-- PROBLEM DETAILS --
Of all the entries below, only the lines from the one with "4/(s-2)and f(0) = 4, find" up to and including the one with "by: Find d^2/dx^2(2x^5)" are to be duplicated exactly.

-- GIVEN DATA --
● ● ● ●

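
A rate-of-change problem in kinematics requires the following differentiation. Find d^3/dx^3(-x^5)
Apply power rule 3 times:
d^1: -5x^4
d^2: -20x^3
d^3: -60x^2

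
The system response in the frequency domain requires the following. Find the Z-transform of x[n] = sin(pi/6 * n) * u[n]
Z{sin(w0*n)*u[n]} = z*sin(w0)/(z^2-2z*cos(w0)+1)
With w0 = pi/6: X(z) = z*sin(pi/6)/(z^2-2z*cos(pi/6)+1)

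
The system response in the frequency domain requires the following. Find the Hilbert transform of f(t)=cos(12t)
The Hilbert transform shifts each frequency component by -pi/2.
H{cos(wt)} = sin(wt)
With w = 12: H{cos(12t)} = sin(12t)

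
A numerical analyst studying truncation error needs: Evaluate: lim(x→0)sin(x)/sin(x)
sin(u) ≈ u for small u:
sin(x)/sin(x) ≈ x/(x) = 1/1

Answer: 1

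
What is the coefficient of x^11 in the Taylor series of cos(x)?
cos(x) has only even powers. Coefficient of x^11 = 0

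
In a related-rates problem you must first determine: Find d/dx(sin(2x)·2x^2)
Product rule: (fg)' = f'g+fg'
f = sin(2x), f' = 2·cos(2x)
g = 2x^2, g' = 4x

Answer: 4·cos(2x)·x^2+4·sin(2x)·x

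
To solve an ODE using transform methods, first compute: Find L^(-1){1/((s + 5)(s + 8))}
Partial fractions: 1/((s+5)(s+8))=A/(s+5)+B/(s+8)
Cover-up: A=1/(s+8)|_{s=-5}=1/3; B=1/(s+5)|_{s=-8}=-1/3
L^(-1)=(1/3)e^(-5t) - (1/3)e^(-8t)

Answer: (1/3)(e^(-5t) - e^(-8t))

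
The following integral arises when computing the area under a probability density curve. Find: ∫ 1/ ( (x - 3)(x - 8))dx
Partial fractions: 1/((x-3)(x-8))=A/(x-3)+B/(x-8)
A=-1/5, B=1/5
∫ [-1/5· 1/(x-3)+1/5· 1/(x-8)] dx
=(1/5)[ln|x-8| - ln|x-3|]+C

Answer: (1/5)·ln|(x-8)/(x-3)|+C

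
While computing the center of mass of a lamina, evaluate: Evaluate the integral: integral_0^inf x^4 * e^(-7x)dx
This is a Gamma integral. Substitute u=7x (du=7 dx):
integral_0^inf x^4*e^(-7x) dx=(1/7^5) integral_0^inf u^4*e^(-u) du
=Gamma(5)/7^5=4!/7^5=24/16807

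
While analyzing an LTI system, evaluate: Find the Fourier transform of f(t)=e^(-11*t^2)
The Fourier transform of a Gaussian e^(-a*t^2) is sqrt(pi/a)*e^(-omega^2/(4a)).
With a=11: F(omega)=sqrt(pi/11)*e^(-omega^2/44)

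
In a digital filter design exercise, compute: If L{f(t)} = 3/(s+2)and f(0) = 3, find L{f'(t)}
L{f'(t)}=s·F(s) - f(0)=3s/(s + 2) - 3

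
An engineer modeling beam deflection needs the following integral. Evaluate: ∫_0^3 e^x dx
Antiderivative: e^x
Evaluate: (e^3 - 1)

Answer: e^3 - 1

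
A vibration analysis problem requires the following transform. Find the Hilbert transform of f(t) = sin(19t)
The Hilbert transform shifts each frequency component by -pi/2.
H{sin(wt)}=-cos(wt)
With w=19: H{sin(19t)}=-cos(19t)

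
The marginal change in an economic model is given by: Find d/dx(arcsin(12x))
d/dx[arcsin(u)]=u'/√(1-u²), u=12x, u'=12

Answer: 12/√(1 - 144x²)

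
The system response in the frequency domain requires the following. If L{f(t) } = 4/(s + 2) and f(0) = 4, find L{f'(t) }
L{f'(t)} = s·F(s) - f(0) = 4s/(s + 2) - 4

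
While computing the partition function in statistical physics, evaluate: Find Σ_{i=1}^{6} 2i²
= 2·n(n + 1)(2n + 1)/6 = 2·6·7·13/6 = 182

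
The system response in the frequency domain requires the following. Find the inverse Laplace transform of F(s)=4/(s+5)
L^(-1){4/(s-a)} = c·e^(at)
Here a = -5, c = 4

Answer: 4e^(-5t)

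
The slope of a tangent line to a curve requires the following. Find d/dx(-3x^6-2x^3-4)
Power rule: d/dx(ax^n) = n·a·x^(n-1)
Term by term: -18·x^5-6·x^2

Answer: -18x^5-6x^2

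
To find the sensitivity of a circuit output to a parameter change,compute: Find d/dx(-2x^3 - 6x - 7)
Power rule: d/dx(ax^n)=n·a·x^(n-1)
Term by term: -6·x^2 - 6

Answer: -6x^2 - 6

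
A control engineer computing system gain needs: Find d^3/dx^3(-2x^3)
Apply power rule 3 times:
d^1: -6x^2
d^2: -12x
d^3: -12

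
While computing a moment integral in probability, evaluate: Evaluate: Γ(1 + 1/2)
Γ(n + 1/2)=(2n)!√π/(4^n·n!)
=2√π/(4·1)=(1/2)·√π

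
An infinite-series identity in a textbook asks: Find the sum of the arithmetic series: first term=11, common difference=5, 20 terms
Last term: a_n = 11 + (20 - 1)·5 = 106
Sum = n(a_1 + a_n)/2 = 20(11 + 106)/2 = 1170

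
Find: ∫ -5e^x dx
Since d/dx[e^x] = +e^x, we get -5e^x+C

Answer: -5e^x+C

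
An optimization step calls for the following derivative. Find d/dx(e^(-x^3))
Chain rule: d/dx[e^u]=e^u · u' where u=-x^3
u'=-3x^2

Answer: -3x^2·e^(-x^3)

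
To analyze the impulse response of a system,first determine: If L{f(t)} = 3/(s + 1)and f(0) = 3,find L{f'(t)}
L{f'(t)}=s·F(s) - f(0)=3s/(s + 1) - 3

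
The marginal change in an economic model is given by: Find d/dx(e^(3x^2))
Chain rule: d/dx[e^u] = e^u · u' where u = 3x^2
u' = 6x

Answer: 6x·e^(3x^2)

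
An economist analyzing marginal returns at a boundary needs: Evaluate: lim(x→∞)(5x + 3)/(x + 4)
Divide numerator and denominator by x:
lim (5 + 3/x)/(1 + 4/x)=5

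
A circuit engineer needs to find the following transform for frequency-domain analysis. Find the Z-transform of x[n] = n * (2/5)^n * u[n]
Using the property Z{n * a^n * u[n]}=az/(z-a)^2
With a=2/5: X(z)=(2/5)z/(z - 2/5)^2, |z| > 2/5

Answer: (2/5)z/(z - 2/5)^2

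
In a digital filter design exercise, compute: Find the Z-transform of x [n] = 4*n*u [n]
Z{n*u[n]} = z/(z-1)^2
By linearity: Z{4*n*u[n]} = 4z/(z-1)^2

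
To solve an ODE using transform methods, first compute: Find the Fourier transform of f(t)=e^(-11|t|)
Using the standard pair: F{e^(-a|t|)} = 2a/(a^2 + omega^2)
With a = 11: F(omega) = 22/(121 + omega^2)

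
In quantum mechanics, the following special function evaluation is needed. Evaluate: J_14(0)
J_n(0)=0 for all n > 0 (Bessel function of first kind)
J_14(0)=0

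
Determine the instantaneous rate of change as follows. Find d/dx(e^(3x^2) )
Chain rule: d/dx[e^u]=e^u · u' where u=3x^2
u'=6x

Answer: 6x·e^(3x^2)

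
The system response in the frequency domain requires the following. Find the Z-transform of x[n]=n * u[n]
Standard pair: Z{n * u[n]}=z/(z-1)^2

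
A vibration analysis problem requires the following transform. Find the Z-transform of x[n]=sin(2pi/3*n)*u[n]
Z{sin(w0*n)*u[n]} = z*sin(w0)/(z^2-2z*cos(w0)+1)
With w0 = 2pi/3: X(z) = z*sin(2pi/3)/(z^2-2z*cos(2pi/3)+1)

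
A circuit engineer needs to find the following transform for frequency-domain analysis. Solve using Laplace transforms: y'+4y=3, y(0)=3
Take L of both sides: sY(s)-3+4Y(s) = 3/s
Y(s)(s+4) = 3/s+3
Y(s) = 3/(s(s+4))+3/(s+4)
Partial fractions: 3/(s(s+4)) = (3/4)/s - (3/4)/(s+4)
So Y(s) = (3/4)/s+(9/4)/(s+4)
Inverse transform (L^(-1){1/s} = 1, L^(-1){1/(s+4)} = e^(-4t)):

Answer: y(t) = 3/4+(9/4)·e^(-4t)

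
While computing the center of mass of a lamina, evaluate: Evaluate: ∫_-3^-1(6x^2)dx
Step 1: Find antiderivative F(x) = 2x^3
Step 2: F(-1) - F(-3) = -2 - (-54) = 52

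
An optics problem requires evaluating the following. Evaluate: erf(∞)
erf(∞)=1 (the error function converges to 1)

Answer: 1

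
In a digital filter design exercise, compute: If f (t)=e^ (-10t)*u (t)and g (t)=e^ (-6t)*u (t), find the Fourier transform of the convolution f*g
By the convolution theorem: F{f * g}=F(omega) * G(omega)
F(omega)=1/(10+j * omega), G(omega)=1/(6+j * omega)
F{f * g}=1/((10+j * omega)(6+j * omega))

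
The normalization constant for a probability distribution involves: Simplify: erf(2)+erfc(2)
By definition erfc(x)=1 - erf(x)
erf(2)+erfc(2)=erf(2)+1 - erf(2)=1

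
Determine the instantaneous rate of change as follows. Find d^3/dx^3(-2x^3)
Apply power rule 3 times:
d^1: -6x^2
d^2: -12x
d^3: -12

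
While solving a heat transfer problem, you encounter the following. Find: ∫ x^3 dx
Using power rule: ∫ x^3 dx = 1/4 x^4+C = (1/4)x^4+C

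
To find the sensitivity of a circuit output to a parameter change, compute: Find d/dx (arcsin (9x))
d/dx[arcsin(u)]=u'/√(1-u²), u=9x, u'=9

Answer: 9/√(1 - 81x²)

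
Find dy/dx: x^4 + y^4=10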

● ● ● ●

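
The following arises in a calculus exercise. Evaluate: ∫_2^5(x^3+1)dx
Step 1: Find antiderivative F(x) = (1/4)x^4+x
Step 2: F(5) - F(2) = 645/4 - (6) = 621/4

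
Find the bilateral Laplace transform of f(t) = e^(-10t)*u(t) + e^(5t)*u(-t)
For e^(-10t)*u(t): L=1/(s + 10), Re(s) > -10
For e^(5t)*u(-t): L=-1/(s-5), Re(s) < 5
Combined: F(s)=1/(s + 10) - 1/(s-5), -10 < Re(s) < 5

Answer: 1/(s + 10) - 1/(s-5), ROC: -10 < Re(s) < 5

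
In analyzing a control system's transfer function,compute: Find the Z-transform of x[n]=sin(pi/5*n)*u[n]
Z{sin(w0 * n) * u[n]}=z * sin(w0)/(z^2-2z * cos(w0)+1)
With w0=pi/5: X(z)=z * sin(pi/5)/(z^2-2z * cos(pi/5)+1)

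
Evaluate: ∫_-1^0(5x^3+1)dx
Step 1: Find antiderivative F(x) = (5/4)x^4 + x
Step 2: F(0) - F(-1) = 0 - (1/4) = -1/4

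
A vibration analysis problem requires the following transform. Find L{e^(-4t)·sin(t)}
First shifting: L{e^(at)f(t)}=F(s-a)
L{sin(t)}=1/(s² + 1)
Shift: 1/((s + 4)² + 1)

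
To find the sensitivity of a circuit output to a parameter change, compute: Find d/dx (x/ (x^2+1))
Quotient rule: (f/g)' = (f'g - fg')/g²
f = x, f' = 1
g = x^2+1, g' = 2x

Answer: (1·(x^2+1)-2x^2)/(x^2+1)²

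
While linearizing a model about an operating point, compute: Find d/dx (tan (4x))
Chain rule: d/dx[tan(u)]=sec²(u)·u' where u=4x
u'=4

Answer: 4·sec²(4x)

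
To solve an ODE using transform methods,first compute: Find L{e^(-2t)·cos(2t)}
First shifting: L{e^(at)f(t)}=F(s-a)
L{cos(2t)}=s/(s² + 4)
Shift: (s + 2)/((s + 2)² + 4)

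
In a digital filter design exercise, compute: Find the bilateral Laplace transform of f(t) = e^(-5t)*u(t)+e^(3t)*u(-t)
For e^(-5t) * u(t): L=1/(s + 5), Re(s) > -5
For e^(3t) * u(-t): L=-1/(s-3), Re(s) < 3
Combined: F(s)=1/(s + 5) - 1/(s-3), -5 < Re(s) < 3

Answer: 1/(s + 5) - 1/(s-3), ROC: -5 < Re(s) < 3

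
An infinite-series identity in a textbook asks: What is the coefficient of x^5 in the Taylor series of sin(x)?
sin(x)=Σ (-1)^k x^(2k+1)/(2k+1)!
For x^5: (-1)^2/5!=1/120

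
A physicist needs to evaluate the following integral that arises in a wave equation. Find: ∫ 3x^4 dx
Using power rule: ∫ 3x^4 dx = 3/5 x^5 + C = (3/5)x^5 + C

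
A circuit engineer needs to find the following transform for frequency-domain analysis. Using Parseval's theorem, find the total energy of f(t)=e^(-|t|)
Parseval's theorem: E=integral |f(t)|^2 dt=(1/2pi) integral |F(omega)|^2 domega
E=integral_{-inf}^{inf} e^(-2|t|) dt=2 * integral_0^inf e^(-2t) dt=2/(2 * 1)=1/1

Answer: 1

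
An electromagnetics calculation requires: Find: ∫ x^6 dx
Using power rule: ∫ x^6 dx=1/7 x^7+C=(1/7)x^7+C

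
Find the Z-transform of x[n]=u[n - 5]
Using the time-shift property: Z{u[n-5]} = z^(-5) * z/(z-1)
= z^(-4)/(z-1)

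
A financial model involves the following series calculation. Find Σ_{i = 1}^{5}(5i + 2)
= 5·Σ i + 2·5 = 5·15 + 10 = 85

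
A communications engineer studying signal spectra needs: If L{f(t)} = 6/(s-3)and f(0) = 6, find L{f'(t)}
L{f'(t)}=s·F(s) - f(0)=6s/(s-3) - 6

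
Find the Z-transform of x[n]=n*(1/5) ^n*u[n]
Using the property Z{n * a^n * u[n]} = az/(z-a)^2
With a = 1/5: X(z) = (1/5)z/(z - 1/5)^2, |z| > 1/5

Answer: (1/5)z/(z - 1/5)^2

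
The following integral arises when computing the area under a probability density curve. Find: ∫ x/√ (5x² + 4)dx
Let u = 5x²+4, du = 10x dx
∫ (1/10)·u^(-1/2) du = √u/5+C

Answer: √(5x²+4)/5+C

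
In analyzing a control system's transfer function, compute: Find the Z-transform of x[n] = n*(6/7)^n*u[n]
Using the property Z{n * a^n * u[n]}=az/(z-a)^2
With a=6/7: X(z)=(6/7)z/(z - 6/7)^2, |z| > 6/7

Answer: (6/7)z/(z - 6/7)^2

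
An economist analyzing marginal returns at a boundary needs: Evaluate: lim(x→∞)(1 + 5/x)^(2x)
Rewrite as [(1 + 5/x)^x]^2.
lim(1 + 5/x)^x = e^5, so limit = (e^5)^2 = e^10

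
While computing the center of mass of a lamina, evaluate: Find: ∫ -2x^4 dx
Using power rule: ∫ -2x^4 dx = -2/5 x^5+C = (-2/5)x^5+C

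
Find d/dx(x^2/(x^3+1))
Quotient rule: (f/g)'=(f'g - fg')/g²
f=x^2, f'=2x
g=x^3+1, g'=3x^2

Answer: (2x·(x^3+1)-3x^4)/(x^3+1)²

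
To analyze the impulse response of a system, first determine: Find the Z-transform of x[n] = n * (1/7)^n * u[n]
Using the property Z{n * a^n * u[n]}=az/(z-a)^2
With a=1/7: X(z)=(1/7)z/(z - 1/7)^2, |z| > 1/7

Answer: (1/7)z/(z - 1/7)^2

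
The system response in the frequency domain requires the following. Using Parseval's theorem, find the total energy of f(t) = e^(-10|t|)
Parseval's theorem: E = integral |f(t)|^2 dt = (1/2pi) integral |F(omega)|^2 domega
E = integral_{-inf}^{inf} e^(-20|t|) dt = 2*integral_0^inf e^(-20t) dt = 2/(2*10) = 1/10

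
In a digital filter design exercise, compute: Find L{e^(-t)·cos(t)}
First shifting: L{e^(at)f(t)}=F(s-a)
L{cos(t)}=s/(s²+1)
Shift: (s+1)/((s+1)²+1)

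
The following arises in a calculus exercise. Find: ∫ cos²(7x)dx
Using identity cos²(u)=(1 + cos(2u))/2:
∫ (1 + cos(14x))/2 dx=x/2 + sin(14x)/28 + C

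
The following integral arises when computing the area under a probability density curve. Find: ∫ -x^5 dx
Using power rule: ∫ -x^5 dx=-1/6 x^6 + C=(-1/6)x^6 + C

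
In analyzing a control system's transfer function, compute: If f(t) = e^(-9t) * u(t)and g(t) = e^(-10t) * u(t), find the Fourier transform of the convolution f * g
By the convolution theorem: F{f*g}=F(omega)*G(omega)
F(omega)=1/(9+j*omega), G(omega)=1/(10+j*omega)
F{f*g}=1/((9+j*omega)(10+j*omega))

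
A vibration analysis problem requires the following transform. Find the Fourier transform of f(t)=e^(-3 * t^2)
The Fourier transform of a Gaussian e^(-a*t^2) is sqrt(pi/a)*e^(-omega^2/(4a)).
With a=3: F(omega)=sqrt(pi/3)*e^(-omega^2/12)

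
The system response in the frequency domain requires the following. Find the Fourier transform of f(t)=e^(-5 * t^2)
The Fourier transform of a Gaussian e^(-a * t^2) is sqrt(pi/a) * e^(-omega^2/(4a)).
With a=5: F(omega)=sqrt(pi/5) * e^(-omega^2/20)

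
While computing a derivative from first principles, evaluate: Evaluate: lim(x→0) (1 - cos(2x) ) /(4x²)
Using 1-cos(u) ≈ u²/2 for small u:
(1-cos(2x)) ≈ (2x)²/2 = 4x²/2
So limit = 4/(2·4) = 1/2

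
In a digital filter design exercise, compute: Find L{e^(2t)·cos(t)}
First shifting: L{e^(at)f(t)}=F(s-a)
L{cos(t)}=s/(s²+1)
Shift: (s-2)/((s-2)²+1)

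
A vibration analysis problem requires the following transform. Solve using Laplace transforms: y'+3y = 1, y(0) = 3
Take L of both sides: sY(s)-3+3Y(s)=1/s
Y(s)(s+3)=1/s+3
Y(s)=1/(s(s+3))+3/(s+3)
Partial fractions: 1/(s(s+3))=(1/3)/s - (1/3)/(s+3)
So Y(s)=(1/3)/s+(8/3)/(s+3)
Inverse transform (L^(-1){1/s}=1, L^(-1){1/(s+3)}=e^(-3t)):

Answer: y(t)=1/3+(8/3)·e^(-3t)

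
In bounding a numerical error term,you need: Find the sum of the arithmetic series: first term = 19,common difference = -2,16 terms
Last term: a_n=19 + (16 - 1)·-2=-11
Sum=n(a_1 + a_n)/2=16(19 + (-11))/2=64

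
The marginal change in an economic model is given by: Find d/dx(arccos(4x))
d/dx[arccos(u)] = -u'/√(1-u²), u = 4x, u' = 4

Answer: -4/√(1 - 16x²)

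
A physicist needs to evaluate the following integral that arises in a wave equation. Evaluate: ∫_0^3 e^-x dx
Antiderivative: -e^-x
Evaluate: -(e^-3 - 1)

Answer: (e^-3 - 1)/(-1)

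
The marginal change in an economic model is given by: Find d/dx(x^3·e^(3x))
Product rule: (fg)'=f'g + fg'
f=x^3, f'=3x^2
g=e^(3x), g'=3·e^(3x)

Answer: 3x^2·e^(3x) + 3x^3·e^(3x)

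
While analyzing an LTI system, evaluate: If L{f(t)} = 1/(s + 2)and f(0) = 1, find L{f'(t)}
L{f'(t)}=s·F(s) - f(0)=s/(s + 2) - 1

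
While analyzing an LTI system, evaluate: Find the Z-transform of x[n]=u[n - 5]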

● ● ● ●

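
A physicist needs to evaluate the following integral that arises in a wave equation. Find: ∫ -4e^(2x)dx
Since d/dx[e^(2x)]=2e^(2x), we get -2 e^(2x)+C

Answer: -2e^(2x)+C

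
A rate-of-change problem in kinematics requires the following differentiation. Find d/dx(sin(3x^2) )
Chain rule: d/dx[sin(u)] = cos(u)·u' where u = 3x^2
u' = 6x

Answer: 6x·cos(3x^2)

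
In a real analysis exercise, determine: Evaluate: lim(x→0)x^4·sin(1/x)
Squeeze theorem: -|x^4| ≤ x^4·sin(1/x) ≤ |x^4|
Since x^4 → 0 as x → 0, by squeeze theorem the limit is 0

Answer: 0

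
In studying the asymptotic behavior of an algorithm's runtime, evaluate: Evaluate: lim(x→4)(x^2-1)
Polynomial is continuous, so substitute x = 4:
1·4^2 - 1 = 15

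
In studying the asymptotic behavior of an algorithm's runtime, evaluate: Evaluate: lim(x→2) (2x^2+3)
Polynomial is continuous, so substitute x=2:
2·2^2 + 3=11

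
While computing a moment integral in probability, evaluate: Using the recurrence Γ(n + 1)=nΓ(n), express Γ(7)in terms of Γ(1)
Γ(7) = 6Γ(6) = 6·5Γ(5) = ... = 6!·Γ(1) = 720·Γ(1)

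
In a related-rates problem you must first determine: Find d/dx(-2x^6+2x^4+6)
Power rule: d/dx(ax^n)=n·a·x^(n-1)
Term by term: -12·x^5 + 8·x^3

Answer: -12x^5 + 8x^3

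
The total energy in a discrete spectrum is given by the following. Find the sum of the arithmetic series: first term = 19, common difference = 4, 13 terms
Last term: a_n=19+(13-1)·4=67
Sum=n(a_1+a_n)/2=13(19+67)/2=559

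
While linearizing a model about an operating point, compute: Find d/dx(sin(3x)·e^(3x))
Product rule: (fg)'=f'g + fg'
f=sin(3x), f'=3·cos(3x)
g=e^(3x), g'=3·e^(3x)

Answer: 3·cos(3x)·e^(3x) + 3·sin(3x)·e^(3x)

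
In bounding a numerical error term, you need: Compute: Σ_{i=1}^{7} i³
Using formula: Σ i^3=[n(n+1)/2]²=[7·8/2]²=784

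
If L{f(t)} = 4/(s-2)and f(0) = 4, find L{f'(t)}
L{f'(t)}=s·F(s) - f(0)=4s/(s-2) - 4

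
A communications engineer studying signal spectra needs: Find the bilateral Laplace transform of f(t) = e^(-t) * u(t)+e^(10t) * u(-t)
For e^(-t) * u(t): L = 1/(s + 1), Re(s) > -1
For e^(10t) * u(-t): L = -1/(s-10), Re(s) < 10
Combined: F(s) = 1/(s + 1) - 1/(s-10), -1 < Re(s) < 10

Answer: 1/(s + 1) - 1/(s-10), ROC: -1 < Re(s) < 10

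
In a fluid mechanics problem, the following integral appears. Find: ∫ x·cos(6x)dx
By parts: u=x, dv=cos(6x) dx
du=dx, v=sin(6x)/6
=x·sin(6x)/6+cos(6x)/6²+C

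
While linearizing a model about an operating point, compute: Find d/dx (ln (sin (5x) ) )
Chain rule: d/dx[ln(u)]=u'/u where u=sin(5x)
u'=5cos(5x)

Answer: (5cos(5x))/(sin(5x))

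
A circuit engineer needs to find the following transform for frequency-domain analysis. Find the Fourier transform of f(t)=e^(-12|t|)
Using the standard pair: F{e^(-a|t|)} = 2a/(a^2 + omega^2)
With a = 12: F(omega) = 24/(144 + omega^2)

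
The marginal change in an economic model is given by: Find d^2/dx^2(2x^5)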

● ● ● ●

-- TASK ANSWER --
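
If L{f(t)} = 4/(s-2)and f(0) = 4, find L{f'(t)}
L{f'(t)}=s·F(s) - f(0)=4s/(s-2) - 4

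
A communications engineer studying signal spectra needs: Find the bilateral Laplace transform of f(t) = e^(-t) * u(t)+e^(10t) * u(-t)
For e^(-t) * u(t): L = 1/(s + 1), Re(s) > -1
For e^(10t) * u(-t): L = -1/(s-10), Re(s) < 10
Combined: F(s) = 1/(s + 1) - 1/(s-10), -1 < Re(s) < 10

Answer: 1/(s + 1) - 1/(s-10), ROC: -1 < Re(s) < 10

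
In a fluid mechanics problem, the following integral appears. Find: ∫ x·cos(6x)dx
By parts: u=x, dv=cos(6x) dx
du=dx, v=sin(6x)/6
=x·sin(6x)/6+cos(6x)/6²+C

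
While linearizing a model about an operating point, compute: Find d/dx (ln (sin (5x) ) )
Chain rule: d/dx[ln(u)]=u'/u where u=sin(5x)
u'=5cos(5x)

Answer: (5cos(5x))/(sin(5x))

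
A circuit engineer needs to find the following transform for frequency-domain analysis. Find the Fourier transform of f(t)=e^(-12|t|)
Using the standard pair: F{e^(-a|t|)} = 2a/(a^2 + omega^2)
With a = 12: F(omega) = 24/(144 + omega^2)

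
The marginal change in an economic model is given by: Find d^2/dx^2(2x^5)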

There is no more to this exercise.